_WHAT THE TASK REQUIRES_
Your response should consist of the full data, set down exactly.

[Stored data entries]
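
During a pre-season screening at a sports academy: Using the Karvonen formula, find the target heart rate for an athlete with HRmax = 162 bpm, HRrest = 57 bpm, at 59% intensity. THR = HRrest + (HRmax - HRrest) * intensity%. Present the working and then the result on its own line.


HRR = 162 - 57 = 105
THR = 57 + 105 * 0.59
= 57 + 61.95
= 118.95 bpm

118.95 bpm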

_SOLVED PROBLEM_
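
During a pre-season screening at a sports academy: Using the Karvonen formula, find the target heart rate for an athlete with HRmax = 162 bpm, HRrest = 57 bpm, at 59% intensity. THR = HRrest + (HRmax - HRrest) * intensity%. Present the working and then the result on its own line.


HRR = 162 - 57 = 105
THR = 57 + 105 * 0.59
= 57 + 61.95
= 118.95 bpm

118.95 bpm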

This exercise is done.